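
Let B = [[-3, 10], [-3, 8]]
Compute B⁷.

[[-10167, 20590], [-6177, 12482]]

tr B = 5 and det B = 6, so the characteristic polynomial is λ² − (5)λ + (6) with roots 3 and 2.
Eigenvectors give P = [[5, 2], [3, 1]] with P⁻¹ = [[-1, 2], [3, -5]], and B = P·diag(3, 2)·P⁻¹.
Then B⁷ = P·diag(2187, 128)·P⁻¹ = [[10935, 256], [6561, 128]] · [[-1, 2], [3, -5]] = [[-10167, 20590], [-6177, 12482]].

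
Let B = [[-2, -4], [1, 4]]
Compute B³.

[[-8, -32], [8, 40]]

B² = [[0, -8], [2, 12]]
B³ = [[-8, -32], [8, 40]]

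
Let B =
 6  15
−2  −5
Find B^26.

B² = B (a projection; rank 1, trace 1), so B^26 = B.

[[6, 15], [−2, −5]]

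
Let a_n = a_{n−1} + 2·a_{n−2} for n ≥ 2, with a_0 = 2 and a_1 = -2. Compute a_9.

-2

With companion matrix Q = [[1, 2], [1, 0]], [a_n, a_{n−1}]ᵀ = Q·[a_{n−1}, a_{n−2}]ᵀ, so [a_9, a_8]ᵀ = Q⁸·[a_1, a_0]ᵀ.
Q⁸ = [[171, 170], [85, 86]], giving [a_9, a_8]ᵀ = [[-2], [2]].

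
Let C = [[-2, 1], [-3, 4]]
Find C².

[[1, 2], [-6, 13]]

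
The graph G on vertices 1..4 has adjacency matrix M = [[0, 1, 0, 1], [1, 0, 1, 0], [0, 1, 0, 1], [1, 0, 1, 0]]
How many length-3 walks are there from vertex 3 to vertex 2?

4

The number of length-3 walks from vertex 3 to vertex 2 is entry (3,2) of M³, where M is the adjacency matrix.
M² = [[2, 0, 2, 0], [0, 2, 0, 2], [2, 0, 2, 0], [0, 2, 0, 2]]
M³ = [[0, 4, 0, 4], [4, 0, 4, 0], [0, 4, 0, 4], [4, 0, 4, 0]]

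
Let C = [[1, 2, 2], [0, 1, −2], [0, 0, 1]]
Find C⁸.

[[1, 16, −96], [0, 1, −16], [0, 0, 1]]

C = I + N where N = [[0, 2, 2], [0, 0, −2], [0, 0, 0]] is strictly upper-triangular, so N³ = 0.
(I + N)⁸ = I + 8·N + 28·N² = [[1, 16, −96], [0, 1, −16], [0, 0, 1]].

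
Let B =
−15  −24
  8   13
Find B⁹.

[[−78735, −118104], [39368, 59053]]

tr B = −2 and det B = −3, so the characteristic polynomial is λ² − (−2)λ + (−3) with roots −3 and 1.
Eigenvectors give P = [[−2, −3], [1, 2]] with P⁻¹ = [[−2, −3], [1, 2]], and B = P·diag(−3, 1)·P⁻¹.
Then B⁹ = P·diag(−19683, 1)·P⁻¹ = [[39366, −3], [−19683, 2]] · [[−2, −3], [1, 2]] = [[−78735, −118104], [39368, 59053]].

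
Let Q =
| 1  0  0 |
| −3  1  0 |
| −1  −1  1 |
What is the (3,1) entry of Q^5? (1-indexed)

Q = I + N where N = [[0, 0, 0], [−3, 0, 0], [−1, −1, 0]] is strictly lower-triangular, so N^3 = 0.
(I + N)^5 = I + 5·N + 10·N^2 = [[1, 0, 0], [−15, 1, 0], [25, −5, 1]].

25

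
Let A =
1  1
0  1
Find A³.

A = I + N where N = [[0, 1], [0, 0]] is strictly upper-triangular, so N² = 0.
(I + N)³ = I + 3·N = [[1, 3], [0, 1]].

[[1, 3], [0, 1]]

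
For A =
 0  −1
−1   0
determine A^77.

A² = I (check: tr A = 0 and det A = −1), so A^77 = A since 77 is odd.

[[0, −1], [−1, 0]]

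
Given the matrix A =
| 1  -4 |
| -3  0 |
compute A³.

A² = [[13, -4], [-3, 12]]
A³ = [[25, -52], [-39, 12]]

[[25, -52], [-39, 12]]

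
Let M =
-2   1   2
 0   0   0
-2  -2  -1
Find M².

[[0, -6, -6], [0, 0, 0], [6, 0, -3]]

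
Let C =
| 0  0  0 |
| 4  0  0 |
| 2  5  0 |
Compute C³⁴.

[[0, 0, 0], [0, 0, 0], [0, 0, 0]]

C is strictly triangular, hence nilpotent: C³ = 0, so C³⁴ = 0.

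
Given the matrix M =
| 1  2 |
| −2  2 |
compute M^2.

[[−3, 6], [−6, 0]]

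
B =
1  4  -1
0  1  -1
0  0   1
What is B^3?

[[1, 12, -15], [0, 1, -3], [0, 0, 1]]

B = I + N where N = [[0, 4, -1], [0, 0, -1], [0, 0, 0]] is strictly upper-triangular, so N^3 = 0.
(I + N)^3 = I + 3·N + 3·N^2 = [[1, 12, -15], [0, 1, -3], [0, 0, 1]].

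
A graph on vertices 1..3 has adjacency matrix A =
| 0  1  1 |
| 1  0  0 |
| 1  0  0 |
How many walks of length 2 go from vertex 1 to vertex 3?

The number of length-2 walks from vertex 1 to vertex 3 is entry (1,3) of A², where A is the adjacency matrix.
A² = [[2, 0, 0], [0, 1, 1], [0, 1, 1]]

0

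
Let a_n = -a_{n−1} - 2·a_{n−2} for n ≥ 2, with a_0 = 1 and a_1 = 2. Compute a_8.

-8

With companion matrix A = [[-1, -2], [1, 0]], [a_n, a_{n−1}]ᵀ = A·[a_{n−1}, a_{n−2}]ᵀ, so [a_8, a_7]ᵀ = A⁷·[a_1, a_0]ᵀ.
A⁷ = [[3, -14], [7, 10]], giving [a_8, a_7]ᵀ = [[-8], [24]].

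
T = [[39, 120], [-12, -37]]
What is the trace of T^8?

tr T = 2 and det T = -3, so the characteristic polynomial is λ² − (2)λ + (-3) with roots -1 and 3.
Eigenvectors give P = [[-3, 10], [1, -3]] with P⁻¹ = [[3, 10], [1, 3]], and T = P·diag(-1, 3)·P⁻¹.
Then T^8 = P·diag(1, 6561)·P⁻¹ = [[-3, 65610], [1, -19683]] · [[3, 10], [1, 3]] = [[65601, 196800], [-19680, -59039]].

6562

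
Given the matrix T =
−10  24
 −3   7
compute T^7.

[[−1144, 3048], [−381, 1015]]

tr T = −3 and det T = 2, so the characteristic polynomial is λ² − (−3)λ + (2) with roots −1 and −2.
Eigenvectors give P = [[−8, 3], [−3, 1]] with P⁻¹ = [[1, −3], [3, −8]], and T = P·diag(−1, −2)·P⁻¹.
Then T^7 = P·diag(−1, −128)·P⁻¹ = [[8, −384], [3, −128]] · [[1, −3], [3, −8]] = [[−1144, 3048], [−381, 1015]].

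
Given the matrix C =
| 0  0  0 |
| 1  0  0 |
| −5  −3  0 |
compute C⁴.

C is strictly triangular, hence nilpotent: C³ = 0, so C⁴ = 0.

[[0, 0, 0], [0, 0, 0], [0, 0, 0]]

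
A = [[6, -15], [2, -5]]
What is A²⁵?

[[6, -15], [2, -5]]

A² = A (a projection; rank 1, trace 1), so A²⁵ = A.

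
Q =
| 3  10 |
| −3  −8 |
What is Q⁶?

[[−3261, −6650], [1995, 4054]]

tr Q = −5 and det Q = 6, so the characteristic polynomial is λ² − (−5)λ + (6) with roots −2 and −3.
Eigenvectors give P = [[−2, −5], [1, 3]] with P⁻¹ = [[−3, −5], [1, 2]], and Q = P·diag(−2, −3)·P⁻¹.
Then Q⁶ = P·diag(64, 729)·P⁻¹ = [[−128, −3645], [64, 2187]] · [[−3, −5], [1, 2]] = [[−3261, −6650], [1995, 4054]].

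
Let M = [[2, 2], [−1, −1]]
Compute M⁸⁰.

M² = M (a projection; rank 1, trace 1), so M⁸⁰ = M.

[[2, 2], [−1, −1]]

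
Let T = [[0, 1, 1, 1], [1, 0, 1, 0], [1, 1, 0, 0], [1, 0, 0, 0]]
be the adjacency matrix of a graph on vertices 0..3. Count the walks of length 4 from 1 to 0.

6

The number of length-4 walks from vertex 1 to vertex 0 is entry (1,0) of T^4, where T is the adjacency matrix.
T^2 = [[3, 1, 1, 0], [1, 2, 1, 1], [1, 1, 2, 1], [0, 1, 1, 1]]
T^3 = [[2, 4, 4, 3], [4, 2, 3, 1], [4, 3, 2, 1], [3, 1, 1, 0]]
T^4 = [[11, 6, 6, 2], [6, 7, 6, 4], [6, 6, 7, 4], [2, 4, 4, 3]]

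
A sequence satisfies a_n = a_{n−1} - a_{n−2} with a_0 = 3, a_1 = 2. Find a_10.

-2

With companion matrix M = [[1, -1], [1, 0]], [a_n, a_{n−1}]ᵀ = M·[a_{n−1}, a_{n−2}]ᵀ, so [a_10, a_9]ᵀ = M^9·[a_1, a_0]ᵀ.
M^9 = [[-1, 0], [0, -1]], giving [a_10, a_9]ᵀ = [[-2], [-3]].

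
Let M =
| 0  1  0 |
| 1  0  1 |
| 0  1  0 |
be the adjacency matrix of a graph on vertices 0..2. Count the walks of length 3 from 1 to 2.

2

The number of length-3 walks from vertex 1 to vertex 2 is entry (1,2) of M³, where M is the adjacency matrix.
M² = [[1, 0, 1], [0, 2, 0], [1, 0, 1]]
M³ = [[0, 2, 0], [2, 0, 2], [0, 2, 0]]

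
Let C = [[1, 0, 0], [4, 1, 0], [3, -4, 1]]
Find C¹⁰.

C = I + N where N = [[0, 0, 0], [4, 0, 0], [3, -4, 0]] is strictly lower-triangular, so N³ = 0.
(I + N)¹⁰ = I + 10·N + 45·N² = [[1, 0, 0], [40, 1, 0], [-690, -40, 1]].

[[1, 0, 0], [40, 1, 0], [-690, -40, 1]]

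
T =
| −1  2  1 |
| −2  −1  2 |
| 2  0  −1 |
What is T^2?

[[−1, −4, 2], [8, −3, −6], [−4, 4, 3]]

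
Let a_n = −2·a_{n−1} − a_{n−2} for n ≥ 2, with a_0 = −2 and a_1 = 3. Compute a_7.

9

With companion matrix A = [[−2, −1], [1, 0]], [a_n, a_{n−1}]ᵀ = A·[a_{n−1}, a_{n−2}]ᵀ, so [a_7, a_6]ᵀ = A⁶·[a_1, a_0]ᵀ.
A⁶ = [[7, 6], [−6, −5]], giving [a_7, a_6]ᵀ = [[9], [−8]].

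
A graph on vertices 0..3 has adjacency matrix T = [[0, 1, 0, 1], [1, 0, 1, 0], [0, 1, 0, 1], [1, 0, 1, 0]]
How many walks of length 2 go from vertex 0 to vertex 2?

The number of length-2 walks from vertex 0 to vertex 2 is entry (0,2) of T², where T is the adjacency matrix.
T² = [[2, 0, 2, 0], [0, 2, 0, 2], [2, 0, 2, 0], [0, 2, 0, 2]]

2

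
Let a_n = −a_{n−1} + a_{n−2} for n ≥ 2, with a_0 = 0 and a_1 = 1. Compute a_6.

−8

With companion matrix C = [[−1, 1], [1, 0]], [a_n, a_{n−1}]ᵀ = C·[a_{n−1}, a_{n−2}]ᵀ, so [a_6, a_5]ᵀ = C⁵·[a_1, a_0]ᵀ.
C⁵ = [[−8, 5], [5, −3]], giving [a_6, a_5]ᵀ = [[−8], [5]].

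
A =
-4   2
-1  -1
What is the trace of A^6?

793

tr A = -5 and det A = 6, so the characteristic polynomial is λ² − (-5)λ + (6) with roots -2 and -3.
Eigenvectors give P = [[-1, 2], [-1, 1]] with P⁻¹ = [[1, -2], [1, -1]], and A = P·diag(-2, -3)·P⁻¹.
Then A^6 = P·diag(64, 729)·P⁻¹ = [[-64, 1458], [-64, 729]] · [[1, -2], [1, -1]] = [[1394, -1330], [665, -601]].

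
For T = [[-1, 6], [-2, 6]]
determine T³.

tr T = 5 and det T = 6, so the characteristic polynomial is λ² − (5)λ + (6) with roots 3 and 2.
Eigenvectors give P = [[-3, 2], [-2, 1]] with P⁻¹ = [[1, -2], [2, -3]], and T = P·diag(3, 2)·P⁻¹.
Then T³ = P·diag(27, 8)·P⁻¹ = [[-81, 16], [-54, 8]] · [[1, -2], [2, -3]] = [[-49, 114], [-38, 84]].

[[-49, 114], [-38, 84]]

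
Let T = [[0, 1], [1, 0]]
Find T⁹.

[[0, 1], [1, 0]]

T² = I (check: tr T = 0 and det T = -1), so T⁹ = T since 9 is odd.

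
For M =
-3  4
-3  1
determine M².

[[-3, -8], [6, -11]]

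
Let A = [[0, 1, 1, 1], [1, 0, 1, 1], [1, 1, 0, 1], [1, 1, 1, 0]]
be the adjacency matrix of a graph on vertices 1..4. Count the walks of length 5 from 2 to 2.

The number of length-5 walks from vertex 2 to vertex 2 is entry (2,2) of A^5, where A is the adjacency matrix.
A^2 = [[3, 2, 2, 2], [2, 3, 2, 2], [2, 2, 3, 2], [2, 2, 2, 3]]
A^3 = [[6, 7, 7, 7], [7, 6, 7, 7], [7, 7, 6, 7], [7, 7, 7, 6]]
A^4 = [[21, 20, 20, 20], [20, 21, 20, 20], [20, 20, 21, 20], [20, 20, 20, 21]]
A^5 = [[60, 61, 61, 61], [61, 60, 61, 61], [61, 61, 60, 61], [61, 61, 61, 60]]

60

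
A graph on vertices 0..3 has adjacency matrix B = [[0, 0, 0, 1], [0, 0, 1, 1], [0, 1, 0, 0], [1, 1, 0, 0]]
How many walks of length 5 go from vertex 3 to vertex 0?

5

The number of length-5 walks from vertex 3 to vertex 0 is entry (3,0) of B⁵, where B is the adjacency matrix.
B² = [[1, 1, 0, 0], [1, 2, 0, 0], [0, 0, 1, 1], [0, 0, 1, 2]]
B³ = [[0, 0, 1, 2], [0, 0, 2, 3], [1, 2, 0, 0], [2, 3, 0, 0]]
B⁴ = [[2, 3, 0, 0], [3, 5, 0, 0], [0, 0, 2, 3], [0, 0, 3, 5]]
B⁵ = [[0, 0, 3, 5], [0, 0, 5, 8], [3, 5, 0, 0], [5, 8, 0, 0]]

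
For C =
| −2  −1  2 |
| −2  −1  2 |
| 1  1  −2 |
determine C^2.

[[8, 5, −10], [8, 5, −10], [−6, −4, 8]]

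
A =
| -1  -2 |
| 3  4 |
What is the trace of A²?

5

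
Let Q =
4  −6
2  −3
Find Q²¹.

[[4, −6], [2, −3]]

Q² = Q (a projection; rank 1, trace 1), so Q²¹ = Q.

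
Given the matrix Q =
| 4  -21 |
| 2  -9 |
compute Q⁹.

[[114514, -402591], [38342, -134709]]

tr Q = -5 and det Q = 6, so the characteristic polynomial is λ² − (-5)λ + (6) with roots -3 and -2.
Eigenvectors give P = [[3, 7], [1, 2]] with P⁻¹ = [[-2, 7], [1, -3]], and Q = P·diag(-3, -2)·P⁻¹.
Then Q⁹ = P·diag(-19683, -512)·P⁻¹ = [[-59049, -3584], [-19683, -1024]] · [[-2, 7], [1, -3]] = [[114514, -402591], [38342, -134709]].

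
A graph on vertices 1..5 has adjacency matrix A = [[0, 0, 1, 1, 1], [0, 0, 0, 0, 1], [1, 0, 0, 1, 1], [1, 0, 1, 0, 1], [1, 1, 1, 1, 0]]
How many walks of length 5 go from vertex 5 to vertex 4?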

= = =

* _Exercise_:
Find how many lines above include "Given", then write only that count.

* _Written answer_:
5